───── Given information ─────

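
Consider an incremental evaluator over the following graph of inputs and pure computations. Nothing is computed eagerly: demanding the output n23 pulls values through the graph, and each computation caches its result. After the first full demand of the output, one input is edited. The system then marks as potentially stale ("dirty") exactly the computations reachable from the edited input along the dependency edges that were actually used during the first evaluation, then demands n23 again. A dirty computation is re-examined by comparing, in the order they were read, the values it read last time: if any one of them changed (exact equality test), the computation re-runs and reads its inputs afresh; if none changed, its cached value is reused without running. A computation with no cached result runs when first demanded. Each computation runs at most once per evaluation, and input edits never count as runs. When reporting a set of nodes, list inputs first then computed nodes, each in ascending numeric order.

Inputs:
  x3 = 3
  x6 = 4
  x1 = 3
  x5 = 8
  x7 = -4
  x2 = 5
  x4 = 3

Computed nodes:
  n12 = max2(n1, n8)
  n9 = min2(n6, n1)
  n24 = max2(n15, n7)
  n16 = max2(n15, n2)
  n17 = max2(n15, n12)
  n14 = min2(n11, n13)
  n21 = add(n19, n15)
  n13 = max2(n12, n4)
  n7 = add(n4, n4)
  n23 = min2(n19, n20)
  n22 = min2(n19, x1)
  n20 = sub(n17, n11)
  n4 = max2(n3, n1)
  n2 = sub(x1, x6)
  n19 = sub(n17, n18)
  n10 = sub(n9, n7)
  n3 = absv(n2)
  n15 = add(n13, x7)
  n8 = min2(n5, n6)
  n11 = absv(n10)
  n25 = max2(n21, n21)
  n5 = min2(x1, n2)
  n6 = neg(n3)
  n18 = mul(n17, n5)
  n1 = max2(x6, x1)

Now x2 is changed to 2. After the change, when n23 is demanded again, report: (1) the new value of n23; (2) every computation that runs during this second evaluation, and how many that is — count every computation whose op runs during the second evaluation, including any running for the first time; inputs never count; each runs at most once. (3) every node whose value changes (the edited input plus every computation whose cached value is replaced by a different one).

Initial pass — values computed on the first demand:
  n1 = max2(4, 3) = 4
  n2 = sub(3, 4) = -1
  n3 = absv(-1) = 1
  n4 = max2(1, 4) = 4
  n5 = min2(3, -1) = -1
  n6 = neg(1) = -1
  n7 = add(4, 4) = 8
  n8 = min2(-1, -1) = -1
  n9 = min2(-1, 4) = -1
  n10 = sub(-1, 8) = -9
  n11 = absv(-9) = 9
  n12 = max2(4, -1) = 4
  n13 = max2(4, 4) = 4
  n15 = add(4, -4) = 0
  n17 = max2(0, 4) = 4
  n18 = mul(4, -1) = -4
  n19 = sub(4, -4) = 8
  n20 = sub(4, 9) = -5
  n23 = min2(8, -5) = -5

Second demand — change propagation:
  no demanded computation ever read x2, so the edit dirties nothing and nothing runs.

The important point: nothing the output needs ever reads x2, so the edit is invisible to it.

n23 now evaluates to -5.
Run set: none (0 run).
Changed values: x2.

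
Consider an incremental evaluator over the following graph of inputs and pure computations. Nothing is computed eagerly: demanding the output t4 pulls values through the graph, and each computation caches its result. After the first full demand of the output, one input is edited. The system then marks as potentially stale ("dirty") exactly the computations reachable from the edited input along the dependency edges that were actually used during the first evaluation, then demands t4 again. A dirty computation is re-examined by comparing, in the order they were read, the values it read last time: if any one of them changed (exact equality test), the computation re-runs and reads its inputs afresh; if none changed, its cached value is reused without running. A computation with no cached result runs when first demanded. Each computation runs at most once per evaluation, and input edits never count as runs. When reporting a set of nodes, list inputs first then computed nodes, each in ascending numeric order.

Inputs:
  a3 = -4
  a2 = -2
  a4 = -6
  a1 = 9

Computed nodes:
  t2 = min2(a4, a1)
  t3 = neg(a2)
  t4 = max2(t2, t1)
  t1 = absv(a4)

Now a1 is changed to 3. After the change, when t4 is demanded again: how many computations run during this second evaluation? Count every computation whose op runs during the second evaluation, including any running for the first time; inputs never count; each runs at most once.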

─────

» Task prompt:
The full listing should be duplicated exactly, line by line.

» Solution to the exercise:
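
Consider an incremental evaluator over the following graph of inputs and pure computations. Nothing is computed eagerly: demanding the output n23 pulls values through the graph, and each computation caches its result. After the first full demand of the output, one input is edited. The system then marks as potentially stale ("dirty") exactly the computations reachable from the edited input along the dependency edges that were actually used during the first evaluation, then demands n23 again. A dirty computation is re-examined by comparing, in the order they were read, the values it read last time: if any one of them changed (exact equality test), the computation re-runs and reads its inputs afresh; if none changed, its cached value is reused without running. A computation with no cached result runs when first demanded. Each computation runs at most once per evaluation, and input edits never count as runs. When reporting a set of nodes, list inputs first then computed nodes, each in ascending numeric order.

Inputs:
  x3 = 3
  x6 = 4
  x1 = 3
  x5 = 8
  x7 = -4
  x2 = 5
  x4 = 3

Computed nodes:
  n12 = max2(n1, n8)
  n9 = min2(n6, n1)
  n24 = max2(n15, n7)
  n16 = max2(n15, n2)
  n17 = max2(n15, n12)
  n14 = min2(n11, n13)
  n21 = add(n19, n15)
  n13 = max2(n12, n4)
  n7 = add(n4, n4)
  n23 = min2(n19, n20)
  n22 = min2(n19, x1)
  n20 = sub(n17, n11)
  n4 = max2(n3, n1)
  n2 = sub(x1, x6)
  n19 = sub(n17, n18)
  n10 = sub(n9, n7)
  n3 = absv(n2)
  n15 = add(n13, x7)
  n8 = min2(n5, n6)
  n11 = absv(n10)
  n25 = max2(n21, n21)
  n5 = min2(x1, n2)
  n6 = neg(n3)
  n18 = mul(n17, n5)
  n1 = max2(x6, x1)

Now x2 is changed to 2. After the change, when n23 is demanded again, report: (1) the new value of n23; (2) every computation that runs during this second evaluation, and how many that is — count every computation whose op runs during the second evaluation, including any running for the first time; inputs never count; each runs at most once. (3) every node whose value changes (the edited input plus every computation whose cached value is replaced by a different one).

Initial pass — values computed on the first demand:
  n1 = max2(4, 3) = 4
  n2 = sub(3, 4) = -1
  n3 = absv(-1) = 1
  n4 = max2(1, 4) = 4
  n5 = min2(3, -1) = -1
  n6 = neg(1) = -1
  n7 = add(4, 4) = 8
  n8 = min2(-1, -1) = -1
  n9 = min2(-1, 4) = -1
  n10 = sub(-1, 8) = -9
  n11 = absv(-9) = 9
  n12 = max2(4, -1) = 4
  n13 = max2(4, 4) = 4
  n15 = add(4, -4) = 0
  n17 = max2(0, 4) = 4
  n18 = mul(4, -1) = -4
  n19 = sub(4, -4) = 8
  n20 = sub(4, 9) = -5
  n23 = min2(8, -5) = -5

Second demand — change propagation:
  no demanded computation ever read x2, so the edit dirties nothing and nothing runs.

The important point: nothing the output needs ever reads x2, so the edit is invisible to it.

n23 now evaluates to -5.
Run set: none (0 run).
Changed values: x2.

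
Consider an incremental evaluator over the following graph of inputs and pure computations. Nothing is computed eagerly: demanding the output t4 pulls values through the graph, and each computation caches its result. After the first full demand of the output, one input is edited. The system then marks as potentially stale ("dirty") exactly the computations reachable from the edited input along the dependency edges that were actually used during the first evaluation, then demands t4 again. A dirty computation is re-examined by comparing, in the order they were read, the values it read last time: if any one of them changed (exact equality test), the computation re-runs and reads its inputs afresh; if none changed, its cached value is reused without running. A computation with no cached result runs when first demanded. Each computation runs at most once per evaluation, and input edits never count as runs. When reporting a set of nodes, list inputs first then computed nodes, each in ascending numeric order.

Inputs:
  a3 = -4
  a2 = -2
  a4 = -6
  a1 = 9

Computed nodes:
  t2 = min2(a4, a1)
  t3 = neg(a2)
  t4 = max2(t2, t1)
  t1 = absv(a4)

Now a1 is changed to 3. After the change, when t4 is demanded again: how many computations run during this second evaluation? Count every computation whose op runs during the second evaluation, including any running for the first time; inputs never count; each runs at most once.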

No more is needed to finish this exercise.